▸ TASK TO COMPLETE
Two lines mark the range in the entries below: the one holding "Answer: -50640 + 2*sqrt(1113) ≈ -50573." and the one holding "Let 3*(3 - n(q))". Set down those two and all lines between them, exactly.

[[ MATERIAL FOR THIS TASK open ]]

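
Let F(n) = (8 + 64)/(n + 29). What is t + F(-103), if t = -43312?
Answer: -1602580/37 ≈ -43313.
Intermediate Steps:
F(n) = 72/(29 + n)
t + F(-103) = -43312 + 72/(29 - 103) = -43312 + 72/(-74) = -43312 + 72*(-1/74) = -43312 - 36/37 = -1602580/37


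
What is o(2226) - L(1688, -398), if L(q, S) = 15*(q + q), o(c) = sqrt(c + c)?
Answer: -50640 + 2*sqrt(1113) ≈ -50573.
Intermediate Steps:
o(c) = sqrt(2)*sqrt(c) (o(c) = sqrt(2*c) = sqrt(2)*sqrt(c))
L(q, S) = 30*q (L(q, S) = 15*(2*q) = 30*q)
o(2226) - L(1688, -398) = sqrt(2)*sqrt(2226) - 30*1688 = 2*sqrt(1113) - 1*50640 = 2*sqrt(1113) - 50640 = -50640 + 2*sqrt(1113)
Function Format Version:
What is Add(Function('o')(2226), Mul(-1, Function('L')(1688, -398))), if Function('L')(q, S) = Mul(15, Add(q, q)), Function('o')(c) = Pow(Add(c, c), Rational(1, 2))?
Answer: Add(-50640, Mul(2, Pow(1113, Rational(1, 2)))) ≈ -50573.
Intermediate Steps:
Function('o')(c) = Mul(Pow(2, Rational(1, 2)), Pow(c, Rational(1, 2))) (Function('o')(c) = Pow(Mul(2, c), Rational(1, 2)) = Mul(Pow(2, Rational(1, 2)), Pow(c, Rational(1, 2))))
Function('L')(q, S) = Mul(30, q) (Function('L')(q, S) = Mul(15, Mul(2, q)) = Mul(30, q))
Add(Function('o')(2226), Mul(-1, Function('L')(1688, -398))) = Add(Mul(Pow(2, Rational(1, 2)), Pow(2226, Rational(1, 2))), Mul(-1, Mul(30, 1688))) = Add(Mul(2, Pow(1113, Rational(1, 2))), Mul(-1, 50640)) = Add(Mul(2, Pow(1113, Rational(1, 2))), -50640) = Add(-50640, Mul(2, Pow(1113, Rational(1, 2))))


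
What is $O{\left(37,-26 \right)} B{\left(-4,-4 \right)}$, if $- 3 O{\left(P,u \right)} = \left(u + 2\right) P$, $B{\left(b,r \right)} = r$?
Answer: $-1184$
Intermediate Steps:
$O{\left(P,u \right)} = - \frac{P \left(2 + u\right)}{3}$ ($O{\left(P,u \right)} = - \frac{\left(u + 2\right) P}{3} = - \frac{\left(2 + u\right) P}{3} = - \frac{P \left(2 + u\right)}{3}$)
$O{\left(37,-26 \right)} B{\left(-4,-4 \right)} = \left(- \frac{1}{3}\right) 37 \left(2 - 26\right) \left(-4\right) = \left(- \frac{1}{3}\right) 37 \left(-24\right) \left(-4\right) = 296 \left(-4\right) = -1184$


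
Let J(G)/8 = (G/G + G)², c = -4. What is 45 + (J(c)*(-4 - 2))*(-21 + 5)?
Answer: 6957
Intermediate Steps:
J(G) = 8*(1 + G)² (J(G) = 8*(G/G + G)² = 8*(1 + G)²)
45 + (J(c)*(-4 - 2))*(-21 + 5) = 45 + ((8*(1 - 4)²)*(-4 - 2))*(-21 + 5) = 45 + ((8*(-3)²)*(-6))*(-16) = 45 + ((8*9)*(-6))*(-16) = 45 + (72*(-6))*(-16) = 45 - 432*(-16) = 45 + 6912 = 6957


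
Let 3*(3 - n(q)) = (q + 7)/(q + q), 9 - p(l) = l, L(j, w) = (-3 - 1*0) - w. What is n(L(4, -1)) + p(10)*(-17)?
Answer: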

[[ MATERIAL FOR THIS TASK closed ]]

▸ ANSWER SPACE
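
Answer: -50640 + 2*sqrt(1113) ≈ -50573.
Intermediate Steps:
o(c) = sqrt(2)*sqrt(c) (o(c) = sqrt(2*c) = sqrt(2)*sqrt(c))
L(q, S) = 30*q (L(q, S) = 15*(2*q) = 30*q)
o(2226) - L(1688, -398) = sqrt(2)*sqrt(2226) - 30*1688 = 2*sqrt(1113) - 1*50640 = 2*sqrt(1113) - 50640 = -50640 + 2*sqrt(1113)
Function Format Version:
What is Add(Function('o')(2226), Mul(-1, Function('L')(1688, -398))), if Function('L')(q, S) = Mul(15, Add(q, q)), Function('o')(c) = Pow(Add(c, c), Rational(1, 2))?
Answer: Add(-50640, Mul(2, Pow(1113, Rational(1, 2)))) ≈ -50573.
Intermediate Steps:
Function('o')(c) = Mul(Pow(2, Rational(1, 2)), Pow(c, Rational(1, 2))) (Function('o')(c) = Pow(Mul(2, c), Rational(1, 2)) = Mul(Pow(2, Rational(1, 2)), Pow(c, Rational(1, 2))))
Function('L')(q, S) = Mul(30, q) (Function('L')(q, S) = Mul(15, Mul(2, q)) = Mul(30, q))
Add(Function('o')(2226), Mul(-1, Function('L')(1688, -398))) = Add(Mul(Pow(2, Rational(1, 2)), Pow(2226, Rational(1, 2))), Mul(-1, Mul(30, 1688))) = Add(Mul(2, Pow(1113, Rational(1, 2))), Mul(-1, 50640)) = Add(Mul(2, Pow(1113, Rational(1, 2))), -50640) = Add(-50640, Mul(2, Pow(1113, Rational(1, 2))))


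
What is $O{\left(37,-26 \right)} B{\left(-4,-4 \right)}$, if $- 3 O{\left(P,u \right)} = \left(u + 2\right) P$, $B{\left(b,r \right)} = r$?
Answer: $-1184$
Intermediate Steps:
$O{\left(P,u \right)} = - \frac{P \left(2 + u\right)}{3}$ ($O{\left(P,u \right)} = - \frac{\left(u + 2\right) P}{3} = - \frac{\left(2 + u\right) P}{3} = - \frac{P \left(2 + u\right)}{3}$)
$O{\left(37,-26 \right)} B{\left(-4,-4 \right)} = \left(- \frac{1}{3}\right) 37 \left(2 - 26\right) \left(-4\right) = \left(- \frac{1}{3}\right) 37 \left(-24\right) \left(-4\right) = 296 \left(-4\right) = -1184$


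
Let J(G)/8 = (G/G + G)², c = -4. What is 45 + (J(c)*(-4 - 2))*(-21 + 5)?
Answer: 6957
Intermediate Steps:
J(G) = 8*(1 + G)² (J(G) = 8*(G/G + G)² = 8*(1 + G)²)
45 + (J(c)*(-4 - 2))*(-21 + 5) = 45 + ((8*(1 - 4)²)*(-4 - 2))*(-21 + 5) = 45 + ((8*(-3)²)*(-6))*(-16) = 45 + ((8*9)*(-6))*(-16) = 45 + (72*(-6))*(-16) = 45 - 432*(-16) = 45 + 6912 = 6957


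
Let 3*(3 - n(q)) = (q + 7)/(q + q), 9 - p(l) = l, L(j, w) = (-3 - 1*0) - w. What is n(L(4, -1)) + p(10)*(-17)?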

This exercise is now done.